DESCRIPTION OF THE TASK: Isolate every line in the records below with "system" in it.

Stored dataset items
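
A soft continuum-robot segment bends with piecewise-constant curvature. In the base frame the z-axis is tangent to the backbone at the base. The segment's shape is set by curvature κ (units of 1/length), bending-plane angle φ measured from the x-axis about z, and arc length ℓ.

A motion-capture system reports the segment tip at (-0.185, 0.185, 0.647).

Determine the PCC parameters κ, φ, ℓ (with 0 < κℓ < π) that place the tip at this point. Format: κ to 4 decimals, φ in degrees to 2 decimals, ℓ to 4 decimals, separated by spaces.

ρ = √(x²+y²) = √(-0.185² + 0.185²) = 0.26163
φ = atan2(y, x) mod 360° = atan2(0.185, -0.185) = 135.0000°
|p|² = ρ² + z² = 0.26163² + 0.647² = 0.48706
κ = 2ρ / |p|² = 2×0.26163 / 0.48706 = 1.07432
θ = 2·atan2(ρ, z) = 2·atan2(0.26163, 0.647) = 0.76854 rad
ℓ = θ/κ = 0.76854/1.07432 = 0.71537

1.0743 135.00 0.7154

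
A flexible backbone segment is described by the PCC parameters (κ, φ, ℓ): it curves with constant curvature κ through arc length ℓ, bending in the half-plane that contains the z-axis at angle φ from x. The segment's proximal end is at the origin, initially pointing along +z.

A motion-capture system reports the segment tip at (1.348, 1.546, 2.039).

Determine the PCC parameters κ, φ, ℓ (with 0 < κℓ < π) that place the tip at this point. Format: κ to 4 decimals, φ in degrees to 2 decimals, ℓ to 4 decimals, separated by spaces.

0.4904 48.91 3.2150

ρ = √(x²+y²) = √(1.348² + 1.546²) = 2.05115
φ = atan2(y, x) mod 360° = atan2(1.546, 1.348) = 48.9139°
|p|² = ρ² + z² = 2.05115² + 2.039² = 8.36474
κ = 2ρ / |p|² = 2×2.05115 / 8.36474 = 0.49043
θ = 2·atan2(ρ, z) = 2·atan2(2.05115, 2.039) = 1.57674 rad
ℓ = θ/κ = 1.57674/0.49043 = 3.21503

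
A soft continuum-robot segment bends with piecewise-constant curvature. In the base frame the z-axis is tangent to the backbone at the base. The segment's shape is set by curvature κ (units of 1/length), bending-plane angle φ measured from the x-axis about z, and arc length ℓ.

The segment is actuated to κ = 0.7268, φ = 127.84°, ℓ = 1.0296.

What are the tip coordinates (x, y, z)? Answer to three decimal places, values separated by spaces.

θ = κ·ℓ = 0.7268 × 1.0296 = 0.74831 rad
ρ = (1 − cos θ)/κ = (1 − 0.73284)/0.7268 = 0.36759
z = sin θ / κ = 0.68040/0.7268 = 0.93616
x = ρ cos φ = 0.36759 × cos(127.84°) = -0.22550
y = ρ sin φ = 0.36759 × sin(127.84°) = 0.29029

-0.225 0.290 0.936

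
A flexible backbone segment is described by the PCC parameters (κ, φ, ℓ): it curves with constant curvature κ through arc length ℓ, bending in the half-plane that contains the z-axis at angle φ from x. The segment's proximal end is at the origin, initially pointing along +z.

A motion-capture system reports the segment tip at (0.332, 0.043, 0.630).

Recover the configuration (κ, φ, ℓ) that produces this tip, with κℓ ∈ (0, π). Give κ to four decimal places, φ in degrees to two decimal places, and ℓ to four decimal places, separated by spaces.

1.3155 7.38 0.7426

ρ = √(x²+y²) = √(0.332² + 0.043²) = 0.33477
φ = atan2(y, x) mod 360° = atan2(0.043, 0.332) = 7.3798°
|p|² = ρ² + z² = 0.33477² + 0.630² = 0.50897
κ = 2ρ / |p|² = 2×0.33477 / 0.50897 = 1.31548
θ = 2·atan2(ρ, z) = 2·atan2(0.33477, 0.630) = 0.97688 rad
ℓ = θ/κ = 0.97688/1.31548 = 0.74260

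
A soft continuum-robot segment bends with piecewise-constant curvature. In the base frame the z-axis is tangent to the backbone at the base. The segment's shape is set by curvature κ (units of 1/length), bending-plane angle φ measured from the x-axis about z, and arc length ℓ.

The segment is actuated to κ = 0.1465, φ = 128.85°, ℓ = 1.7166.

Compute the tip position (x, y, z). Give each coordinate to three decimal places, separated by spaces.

-0.135 0.167 1.699

θ = κ·ℓ = 0.1465 × 1.7166 = 0.25148 rad
ρ = (1 − cos θ)/κ = (1 − 0.96854)/0.1465 = 0.21471
z = sin θ / κ = 0.24884/0.1465 = 1.69856
x = ρ cos φ = 0.21471 × cos(128.85°) = -0.13469
y = ρ sin φ = 0.21471 × sin(128.85°) = 0.16722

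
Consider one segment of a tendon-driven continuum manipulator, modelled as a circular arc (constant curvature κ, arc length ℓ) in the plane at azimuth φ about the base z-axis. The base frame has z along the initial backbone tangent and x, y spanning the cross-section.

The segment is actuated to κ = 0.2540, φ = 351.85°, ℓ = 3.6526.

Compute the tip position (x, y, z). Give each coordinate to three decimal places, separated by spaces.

θ = κ·ℓ = 0.2540 × 3.6526 = 0.92776 rad
ρ = (1 − cos θ)/κ = (1 − 0.59963)/0.2540 = 1.57627
z = sin θ / κ = 0.80028/0.2540 = 3.15070
x = ρ cos φ = 1.57627 × cos(351.85°) = 1.56035
y = ρ sin φ = 1.57627 × sin(351.85°) = -0.22346

1.560 -0.223 3.151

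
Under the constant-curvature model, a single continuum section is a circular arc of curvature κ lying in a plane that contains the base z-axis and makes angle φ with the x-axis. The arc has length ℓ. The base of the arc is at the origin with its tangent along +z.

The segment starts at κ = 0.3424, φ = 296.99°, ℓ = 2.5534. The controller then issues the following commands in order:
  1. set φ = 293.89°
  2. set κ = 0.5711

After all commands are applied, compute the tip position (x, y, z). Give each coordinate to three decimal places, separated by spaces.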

WRITTEN SOLUTION:
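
A motion-capture system reports the segment tip at (-0.185, 0.185, 0.647).
A motion-capture system reports the segment tip at (1.348, 1.546, 2.039).
A motion-capture system reports the segment tip at (0.332, 0.043, 0.630).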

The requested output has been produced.